• [Your objective]: Write out, exactly as they stand, the line containing "7 bidders enter" and all subsequent lines up to and including the final line of the records.

::: Data shown

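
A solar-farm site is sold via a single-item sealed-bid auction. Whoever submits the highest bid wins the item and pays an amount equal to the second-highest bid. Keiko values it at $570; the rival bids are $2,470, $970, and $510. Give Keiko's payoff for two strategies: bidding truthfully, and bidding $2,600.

(a) $0  (b) -$1,900

The highest competing bid is $2,470.
Bidding truthfully at $570: the top bid is $2,470 (a rival), so Keiko loses. Payoff = $0.
Bidding $2,600: Keiko has the top bid, wins, and pays the second-highest bid $2,470. Payoff = $570 − $2,470 = -$1,900.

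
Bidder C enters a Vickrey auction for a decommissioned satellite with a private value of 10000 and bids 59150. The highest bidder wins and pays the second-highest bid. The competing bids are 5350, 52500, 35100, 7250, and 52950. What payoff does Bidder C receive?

-42950

Highest competing bid: 52950.
Bidder C's bid 59150 is the highest overall, so Bidder C wins and pays the second-highest bid, 52950.
Payoff = value − price = 10000 − 52950 = -42950.
Overbidding won the item at a price above value — truthful bidding would have avoided this loss.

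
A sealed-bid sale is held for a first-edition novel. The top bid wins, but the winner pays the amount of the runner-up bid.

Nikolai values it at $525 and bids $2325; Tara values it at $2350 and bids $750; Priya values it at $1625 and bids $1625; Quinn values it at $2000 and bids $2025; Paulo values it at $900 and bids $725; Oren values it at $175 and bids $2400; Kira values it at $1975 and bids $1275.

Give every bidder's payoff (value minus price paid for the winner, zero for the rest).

Nikolai $0, Tara $0, Priya $0, Quinn $0, Paulo $0, Oren -$2150, Kira $0.

Ranking the bids: Oren $2400, then Nikolai $2325, then Quinn $2025, then Priya $1625, then Kira $1275, then Tara $750, then Paulo $725.
Oren has the top bid and wins; the price is the second-highest bid, $2325.
Oren's payoff = $175 − $2325 = -$2150. All other bidders lose, so their payoff is 0.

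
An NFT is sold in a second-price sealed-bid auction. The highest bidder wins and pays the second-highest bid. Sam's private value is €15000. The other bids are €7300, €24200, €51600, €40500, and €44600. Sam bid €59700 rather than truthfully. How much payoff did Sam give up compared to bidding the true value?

€36600

The highest competing bid is €51600.
Bidding truthfully at €15000: the top bid is €51600 (a rival), so Sam loses. Payoff = €0.
Bidding €59700: Sam has the top bid, wins, and pays the second-highest bid €51600. Payoff = €15000 − €51600 = -€36600.
Regret = truthful payoff − actual payoff = €0 − -€36600 = €36600.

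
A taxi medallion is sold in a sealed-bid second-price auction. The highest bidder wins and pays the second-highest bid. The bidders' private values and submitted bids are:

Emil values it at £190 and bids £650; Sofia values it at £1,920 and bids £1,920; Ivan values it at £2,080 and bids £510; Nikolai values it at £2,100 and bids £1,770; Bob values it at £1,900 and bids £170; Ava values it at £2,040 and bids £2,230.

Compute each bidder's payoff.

Bids in descending order: Ava £2,230 > Sofia £1,920 > Nikolai £1,770 > Emil £650 > Ivan £510 > Bob £170.
Ava has the top bid and wins; the price is the second-highest bid, £1,920.
Ava's payoff = £2,040 − £1,920 = £120. All other bidders lose, so their payoff is 0.

Payoffs: Emil £0, Sofia £0, Ivan £0, Nikolai £0, Bob £0, Ava £120.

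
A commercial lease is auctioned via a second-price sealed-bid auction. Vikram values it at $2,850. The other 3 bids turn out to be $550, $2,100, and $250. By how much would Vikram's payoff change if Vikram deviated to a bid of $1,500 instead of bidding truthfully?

The highest competing bid is $2,100.
Bidding truthfully at $2,850: Vikram has the top bid, wins, and pays the second-highest bid $2,100. Payoff = $2,850 − $2,100 = $750.
Bidding $1,500: the top bid is $2,100 (a rival), so Vikram loses. Payoff = $0.
Change = $0 − $750 = -$750.
Deviating from a truthful bid can only lose payoff in a second-price auction — never gain.

Payoff change: -$750.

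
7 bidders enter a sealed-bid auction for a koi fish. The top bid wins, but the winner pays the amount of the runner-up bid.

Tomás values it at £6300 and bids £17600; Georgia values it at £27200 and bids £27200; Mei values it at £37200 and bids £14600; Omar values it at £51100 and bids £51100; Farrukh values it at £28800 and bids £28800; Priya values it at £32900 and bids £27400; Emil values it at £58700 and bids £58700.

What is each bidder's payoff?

Tomás £0, Georgia £0, Mei £0, Omar £0, Farrukh £0, Priya £0, Emil £7600.

Ordered from highest: Emil £58700; Omar £51100; Farrukh £28800; Priya £27400; Georgia £27200; Tomás £17600; Mei £14600.
Emil has the top bid and wins; the price is the second-highest bid, £51100.
Emil's payoff = £58700 − £51100 = £7600. All other bidders lose, so their payoff is 0.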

::::::

• [Written answer]:
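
7 bidders enter a sealed-bid auction for a koi fish. The top bid wins, but the winner pays the amount of the runner-up bid.

Tomás values it at £6300 and bids £17600; Georgia values it at £27200 and bids £27200; Mei values it at £37200 and bids £14600; Omar values it at £51100 and bids £51100; Farrukh values it at £28800 and bids £28800; Priya values it at £32900 and bids £27400; Emil values it at £58700 and bids £58700.

What is each bidder's payoff?

Tomás £0, Georgia £0, Mei £0, Omar £0, Farrukh £0, Priya £0, Emil £7600.

Ordered from highest: Emil £58700; Omar £51100; Farrukh £28800; Priya £27400; Georgia £27200; Tomás £17600; Mei £14600.
Emil has the top bid and wins; the price is the second-highest bid, £51100.
Emil's payoff = £58700 − £51100 = £7600. All other bidders lose, so their payoff is 0.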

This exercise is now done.